Problem description >>
Write the records out again, exactly.

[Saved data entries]
Segment Open

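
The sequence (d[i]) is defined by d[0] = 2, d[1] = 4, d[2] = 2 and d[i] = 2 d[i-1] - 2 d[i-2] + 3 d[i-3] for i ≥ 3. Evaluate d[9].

d[3] = 2(2) - 2(4) + 3(2) = 2
d[4] = 2(2) - 2(2) + 3(4) = 12
d[5] = 2(12) - 2(2) + 3(2) = 26
d[6] = 2(26) - 2(12) + 3(2) = 34
d[7] = 2(34) - 2(26) + 3(12) = 52
d[8] = 2(52) - 2(34) + 3(26) = 114
d[9] = 2(114) - 2(52) + 3(34) = 226

226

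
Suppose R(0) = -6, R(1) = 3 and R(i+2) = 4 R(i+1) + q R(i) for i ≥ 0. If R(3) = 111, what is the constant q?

R(2) = 12 - 6q
R(3) = 48 - 21q
So 48 - 21q = 111, giving q = -3.

-3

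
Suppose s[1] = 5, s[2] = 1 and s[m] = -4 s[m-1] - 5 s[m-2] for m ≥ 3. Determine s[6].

s[3] = -4*1 - 5*5 = -29
s[4] = -4*(-29) - 5*1 = 111
s[5] = -4*111 - 5*(-29) = -299
s[6] = -4*(-299) - 5*111 = 641

641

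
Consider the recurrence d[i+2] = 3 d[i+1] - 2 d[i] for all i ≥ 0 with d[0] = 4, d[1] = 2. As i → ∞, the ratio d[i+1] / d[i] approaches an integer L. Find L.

The characteristic equation is r^2 - 3r + 2 = 0, which factors as (r - 2)(r - 1) = 0.
So the roots are 2 and 1. Since |2| > |1| and the coefficient of 2^i is non-zero, the ratio tends to 2.

2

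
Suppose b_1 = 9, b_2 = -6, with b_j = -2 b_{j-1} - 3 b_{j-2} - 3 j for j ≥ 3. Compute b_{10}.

1386

b_3 = -2*(-6) - 3*9 - 9 = -24
b_4 = -2*(-24) - 3*(-6) - 12 = 54
b_5 = -2*54 - 3*(-24) - 15 = -51
b_6 = -2*(-51) - 3*54 - 18 = -78
b_7 = -2*(-78) - 3*(-51) - 21 = 288
b_8 = -2*288 - 3*(-78) - 24 = -366
b_9 = -2*(-366) - 3*288 - 27 = -159
b_{10} = -2*(-159) - 3*(-366) - 30 = 1386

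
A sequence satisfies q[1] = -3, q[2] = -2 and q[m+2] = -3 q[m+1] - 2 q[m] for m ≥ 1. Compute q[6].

q[3] = -3*(-2) - 2*(-3) = 12
q[4] = -3*12 - 2*(-2) = -32
q[5] = -3*(-32) - 2*12 = 72
q[6] = -3*72 - 2*(-32) = -152

-152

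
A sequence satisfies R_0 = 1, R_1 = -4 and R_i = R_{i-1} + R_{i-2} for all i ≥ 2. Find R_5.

R_2 = (-4) + 1 = -3
R_3 = (-3) + (-4) = -7
R_4 = (-7) + (-3) = -10
R_5 = (-10) + (-7) = -17

-17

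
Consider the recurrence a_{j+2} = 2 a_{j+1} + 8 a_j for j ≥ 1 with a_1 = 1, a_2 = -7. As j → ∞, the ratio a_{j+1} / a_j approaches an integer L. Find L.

4

The characteristic equation is r^2 - 2r - 8 = 0, which factors as (r - 4)(r + 2) = 0.
So the roots are 4 and -2. Since |4| > |-2| and the coefficient of 4^j is non-zero, the ratio tends to 4.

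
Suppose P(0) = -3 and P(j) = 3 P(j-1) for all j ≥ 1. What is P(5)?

-729

P(1) = 3·(-3) = -9
P(2) = 3·(-9) = -27
P(3) = 3·(-27) = -81
P(4) = 3·(-81) = -243
P(5) = 3·(-243) = -729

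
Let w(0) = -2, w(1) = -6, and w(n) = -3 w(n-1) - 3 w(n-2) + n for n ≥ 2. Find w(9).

1557

w(2) = -3·(-6) - 3·(-2) + 2 = 26
w(3) = -3·26 - 3·(-6) + 3 = -57
w(4) = -3·(-57) - 3·26 + 4 = 97
w(5) = -3·97 - 3·(-57) + 5 = -115
w(6) = -3·(-115) - 3·97 + 6 = 60
w(7) = -3·60 - 3·(-115) + 7 = 172
w(8) = -3·172 - 3·60 + 8 = -688
w(9) = -3·(-688) - 3·172 + 9 = 1557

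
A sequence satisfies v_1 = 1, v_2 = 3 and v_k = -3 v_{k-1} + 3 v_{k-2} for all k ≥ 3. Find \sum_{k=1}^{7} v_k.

v_3 = -3·3 + 3·1 = -6
v_4 = -3·(-6) + 3·3 = 27
v_5 = -3·27 + 3·(-6) = -99
v_6 = -3·(-99) + 3·27 = 378
v_7 = -3·378 + 3·(-99) = -1431
Sum = 1 + 3 + (-6) + 27 + (-99) + 378 + (-1431) = -1127

-1127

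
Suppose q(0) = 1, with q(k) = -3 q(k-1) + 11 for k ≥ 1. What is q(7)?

3830

q(1) = -3·1 + 11 = 8
q(2) = -3·8 + 11 = -13
q(3) = -3·(-13) + 11 = 50
q(4) = -3·50 + 11 = -139
q(5) = -3·(-139) + 11 = 428
q(6) = -3·428 + 11 = -1273
q(7) = -3·(-1273) + 11 = 3830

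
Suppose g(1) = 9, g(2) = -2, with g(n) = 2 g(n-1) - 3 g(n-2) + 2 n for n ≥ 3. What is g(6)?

g(3) = 2·(-2) - 3·9 + 6 = -25
g(4) = 2·(-25) - 3·(-2) + 8 = -36
g(5) = 2·(-36) - 3·(-25) + 10 = 13
g(6) = 2·13 - 3·(-36) + 12 = 146

146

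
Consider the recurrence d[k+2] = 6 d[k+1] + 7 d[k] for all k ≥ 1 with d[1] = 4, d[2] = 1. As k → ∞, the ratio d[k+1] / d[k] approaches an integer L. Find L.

7

The characteristic equation is r^2 - 6r - 7 = 0, which factors as (r - 7)(r + 1) = 0.
So the roots are 7 and -1. Since |7| > |-1| and the coefficient of 7^k is non-zero, the ratio tends to 7.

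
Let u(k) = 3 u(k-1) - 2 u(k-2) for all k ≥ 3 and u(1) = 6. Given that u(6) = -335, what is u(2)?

-5

Let u(2) = x.
u(3) = -12 + 3x
u(4) = -36 + 7x
u(5) = -84 + 15x
u(6) = -180 + 31x
So -180 + 31x = -335, giving x = -5.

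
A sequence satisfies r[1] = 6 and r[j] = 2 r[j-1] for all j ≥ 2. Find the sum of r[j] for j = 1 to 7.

762

r[2] = 2(6) = 12
r[3] = 2(12) = 24
r[4] = 2(24) = 48
r[5] = 2(48) = 96
r[6] = 2(96) = 192
r[7] = 2(192) = 384
Sum = 6 + 12 + 24 + 48 + 96 + 192 + 384 = 762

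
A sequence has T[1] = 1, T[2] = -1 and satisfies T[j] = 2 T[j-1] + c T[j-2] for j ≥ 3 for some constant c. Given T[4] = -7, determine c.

-3

T[3] = -2 + c
T[4] = -4 + c
So -4 + c = -7, giving c = -3.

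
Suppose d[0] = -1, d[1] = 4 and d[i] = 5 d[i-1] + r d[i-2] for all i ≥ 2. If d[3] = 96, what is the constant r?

4

d[2] = 20 - r
d[3] = 100 - r
So 100 - r = 96, giving r = 4.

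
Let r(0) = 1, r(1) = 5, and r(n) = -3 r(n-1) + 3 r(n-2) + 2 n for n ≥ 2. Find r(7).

r(2) = -3*5 + 3*1 + 4 = -8
r(3) = -3*(-8) + 3*5 + 6 = 45
r(4) = -3*45 + 3*(-8) + 8 = -151
r(5) = -3*(-151) + 3*45 + 10 = 598
r(6) = -3*598 + 3*(-151) + 12 = -2235
r(7) = -3*(-2235) + 3*598 + 14 = 8513

8513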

Segment Closed

Result >>
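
The sequence (d[i]) is defined by d[0] = 2, d[1] = 4, d[2] = 2 and d[i] = 2 d[i-1] - 2 d[i-2] + 3 d[i-3] for i ≥ 3. Evaluate d[9].

d[3] = 2(2) - 2(4) + 3(2) = 2
d[4] = 2(2) - 2(2) + 3(4) = 12
d[5] = 2(12) - 2(2) + 3(2) = 26
d[6] = 2(26) - 2(12) + 3(2) = 34
d[7] = 2(34) - 2(26) + 3(12) = 52
d[8] = 2(52) - 2(34) + 3(26) = 114
d[9] = 2(114) - 2(52) + 3(34) = 226

226

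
Suppose R(0) = -6, R(1) = 3 and R(i+2) = 4 R(i+1) + q R(i) for i ≥ 0. If R(3) = 111, what is the constant q?

R(2) = 12 - 6q
R(3) = 48 - 21q
So 48 - 21q = 111, giving q = -3.

-3

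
Suppose s[1] = 5, s[2] = 1 and s[m] = -4 s[m-1] - 5 s[m-2] for m ≥ 3. Determine s[6].

s[3] = -4*1 - 5*5 = -29
s[4] = -4*(-29) - 5*1 = 111
s[5] = -4*111 - 5*(-29) = -299
s[6] = -4*(-299) - 5*111 = 641

641

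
Consider the recurrence d[i+2] = 3 d[i+1] - 2 d[i] for all i ≥ 0 with d[0] = 4, d[1] = 2. As i → ∞, the ratio d[i+1] / d[i] approaches an integer L. Find L.

The characteristic equation is r^2 - 3r + 2 = 0, which factors as (r - 2)(r - 1) = 0.
So the roots are 2 and 1. Since |2| > |1| and the coefficient of 2^i is non-zero, the ratio tends to 2.

2

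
Suppose b_1 = 9, b_2 = -6, with b_j = -2 b_{j-1} - 3 b_{j-2} - 3 j for j ≥ 3. Compute b_{10}.

1386

b_3 = -2*(-6) - 3*9 - 9 = -24
b_4 = -2*(-24) - 3*(-6) - 12 = 54
b_5 = -2*54 - 3*(-24) - 15 = -51
b_6 = -2*(-51) - 3*54 - 18 = -78
b_7 = -2*(-78) - 3*(-51) - 21 = 288
b_8 = -2*288 - 3*(-78) - 24 = -366
b_9 = -2*(-366) - 3*288 - 27 = -159
b_{10} = -2*(-159) - 3*(-366) - 30 = 1386

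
A sequence satisfies q[1] = -3, q[2] = -2 and q[m+2] = -3 q[m+1] - 2 q[m] for m ≥ 1. Compute q[6].

q[3] = -3*(-2) - 2*(-3) = 12
q[4] = -3*12 - 2*(-2) = -32
q[5] = -3*(-32) - 2*12 = 72
q[6] = -3*72 - 2*(-32) = -152

-152

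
A sequence satisfies R_0 = 1, R_1 = -4 and R_i = R_{i-1} + R_{i-2} for all i ≥ 2. Find R_5.

R_2 = (-4) + 1 = -3
R_3 = (-3) + (-4) = -7
R_4 = (-7) + (-3) = -10
R_5 = (-10) + (-7) = -17

-17

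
Consider the recurrence a_{j+2} = 2 a_{j+1} + 8 a_j for j ≥ 1 with a_1 = 1, a_2 = -7. As j → ∞, the ratio a_{j+1} / a_j approaches an integer L. Find L.

4

The characteristic equation is r^2 - 2r - 8 = 0, which factors as (r - 4)(r + 2) = 0.
So the roots are 4 and -2. Since |4| > |-2| and the coefficient of 4^j is non-zero, the ratio tends to 4.

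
Suppose P(0) = -3 and P(j) = 3 P(j-1) for all j ≥ 1. What is P(5)?

-729

P(1) = 3·(-3) = -9
P(2) = 3·(-9) = -27
P(3) = 3·(-27) = -81
P(4) = 3·(-81) = -243
P(5) = 3·(-243) = -729

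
Let w(0) = -2, w(1) = -6, and w(n) = -3 w(n-1) - 3 w(n-2) + n for n ≥ 2. Find w(9).

1557

w(2) = -3·(-6) - 3·(-2) + 2 = 26
w(3) = -3·26 - 3·(-6) + 3 = -57
w(4) = -3·(-57) - 3·26 + 4 = 97
w(5) = -3·97 - 3·(-57) + 5 = -115
w(6) = -3·(-115) - 3·97 + 6 = 60
w(7) = -3·60 - 3·(-115) + 7 = 172
w(8) = -3·172 - 3·60 + 8 = -688
w(9) = -3·(-688) - 3·172 + 9 = 1557

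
A sequence satisfies v_1 = 1, v_2 = 3 and v_k = -3 v_{k-1} + 3 v_{k-2} for all k ≥ 3. Find \sum_{k=1}^{7} v_k.

v_3 = -3·3 + 3·1 = -6
v_4 = -3·(-6) + 3·3 = 27
v_5 = -3·27 + 3·(-6) = -99
v_6 = -3·(-99) + 3·27 = 378
v_7 = -3·378 + 3·(-99) = -1431
Sum = 1 + 3 + (-6) + 27 + (-99) + 378 + (-1431) = -1127

-1127

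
Suppose q(0) = 1, with q(k) = -3 q(k-1) + 11 for k ≥ 1. What is q(7)?

3830

q(1) = -3·1 + 11 = 8
q(2) = -3·8 + 11 = -13
q(3) = -3·(-13) + 11 = 50
q(4) = -3·50 + 11 = -139
q(5) = -3·(-139) + 11 = 428
q(6) = -3·428 + 11 = -1273
q(7) = -3·(-1273) + 11 = 3830

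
Suppose g(1) = 9, g(2) = -2, with g(n) = 2 g(n-1) - 3 g(n-2) + 2 n for n ≥ 3. What is g(6)?

g(3) = 2·(-2) - 3·9 + 6 = -25
g(4) = 2·(-25) - 3·(-2) + 8 = -36
g(5) = 2·(-36) - 3·(-25) + 10 = 13
g(6) = 2·13 - 3·(-36) + 12 = 146

146

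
Consider the recurrence d[k+2] = 6 d[k+1] + 7 d[k] for all k ≥ 1 with d[1] = 4, d[2] = 1. As k → ∞, the ratio d[k+1] / d[k] approaches an integer L. Find L.

7

The characteristic equation is r^2 - 6r - 7 = 0, which factors as (r - 7)(r + 1) = 0.
So the roots are 7 and -1. Since |7| > |-1| and the coefficient of 7^k is non-zero, the ratio tends to 7.

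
Let u(k) = 3 u(k-1) - 2 u(k-2) for all k ≥ 3 and u(1) = 6. Given that u(6) = -335, what is u(2)?

-5

Let u(2) = x.
u(3) = -12 + 3x
u(4) = -36 + 7x
u(5) = -84 + 15x
u(6) = -180 + 31x
So -180 + 31x = -335, giving x = -5.

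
A sequence satisfies r[1] = 6 and r[j] = 2 r[j-1] for all j ≥ 2. Find the sum of r[j] for j = 1 to 7.

762

r[2] = 2(6) = 12
r[3] = 2(12) = 24
r[4] = 2(24) = 48
r[5] = 2(48) = 96
r[6] = 2(96) = 192
r[7] = 2(192) = 384
Sum = 6 + 12 + 24 + 48 + 96 + 192 + 384 = 762

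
A sequence has T[1] = 1, T[2] = -1 and satisfies T[j] = 2 T[j-1] + c T[j-2] for j ≥ 3 for some constant c. Given T[4] = -7, determine c.

-3

T[3] = -2 + c
T[4] = -4 + c
So -4 + c = -7, giving c = -3.

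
Suppose d[0] = -1, d[1] = 4 and d[i] = 5 d[i-1] + r d[i-2] for all i ≥ 2. If d[3] = 96, what is the constant r?

4

d[2] = 20 - r
d[3] = 100 - r
So 100 - r = 96, giving r = 4.

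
Let r(0) = 1, r(1) = 5, and r(n) = -3 r(n-1) + 3 r(n-2) + 2 n for n ≥ 2. Find r(7).

r(2) = -3*5 + 3*1 + 4 = -8
r(3) = -3*(-8) + 3*5 + 6 = 45
r(4) = -3*45 + 3*(-8) + 8 = -151
r(5) = -3*(-151) + 3*45 + 10 = 598
r(6) = -3*598 + 3*(-151) + 12 = -2235
r(7) = -3*(-2235) + 3*598 + 14 = 8513

8513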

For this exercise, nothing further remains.